**Problem description**
Exactly as they appear, restate the lines of the material, from the first through the one containing "Answer: -267160/9 ≈ -29684.".

========================

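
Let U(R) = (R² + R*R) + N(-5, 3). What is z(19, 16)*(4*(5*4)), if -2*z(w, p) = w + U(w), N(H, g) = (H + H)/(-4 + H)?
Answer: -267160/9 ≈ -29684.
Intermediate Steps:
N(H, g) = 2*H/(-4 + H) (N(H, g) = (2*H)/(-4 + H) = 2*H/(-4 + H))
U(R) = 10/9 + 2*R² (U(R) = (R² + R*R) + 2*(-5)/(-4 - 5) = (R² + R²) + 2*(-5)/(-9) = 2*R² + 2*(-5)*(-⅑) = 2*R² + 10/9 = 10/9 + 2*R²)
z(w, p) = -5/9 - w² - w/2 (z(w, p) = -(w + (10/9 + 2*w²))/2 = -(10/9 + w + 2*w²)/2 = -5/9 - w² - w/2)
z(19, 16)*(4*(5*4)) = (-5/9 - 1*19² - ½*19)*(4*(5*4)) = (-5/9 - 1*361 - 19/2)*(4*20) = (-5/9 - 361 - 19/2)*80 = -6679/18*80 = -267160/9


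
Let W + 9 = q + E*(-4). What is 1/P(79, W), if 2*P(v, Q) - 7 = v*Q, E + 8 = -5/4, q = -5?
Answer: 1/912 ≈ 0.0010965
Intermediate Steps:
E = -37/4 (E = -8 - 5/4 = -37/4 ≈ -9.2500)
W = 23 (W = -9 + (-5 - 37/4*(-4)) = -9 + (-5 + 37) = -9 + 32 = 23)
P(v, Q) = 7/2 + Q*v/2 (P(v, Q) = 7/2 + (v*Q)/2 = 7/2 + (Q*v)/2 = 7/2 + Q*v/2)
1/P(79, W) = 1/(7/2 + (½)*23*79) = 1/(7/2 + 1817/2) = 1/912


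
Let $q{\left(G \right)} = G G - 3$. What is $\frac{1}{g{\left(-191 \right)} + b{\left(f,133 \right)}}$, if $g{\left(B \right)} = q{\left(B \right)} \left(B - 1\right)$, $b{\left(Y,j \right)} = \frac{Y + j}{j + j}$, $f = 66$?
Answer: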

========================

**Answer to the exercise**
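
Let U(R) = (R² + R*R) + N(-5, 3). What is z(19, 16)*(4*(5*4)), if -2*z(w, p) = w + U(w), N(H, g) = (H + H)/(-4 + H)?
Answer: -267160/9 ≈ -29684.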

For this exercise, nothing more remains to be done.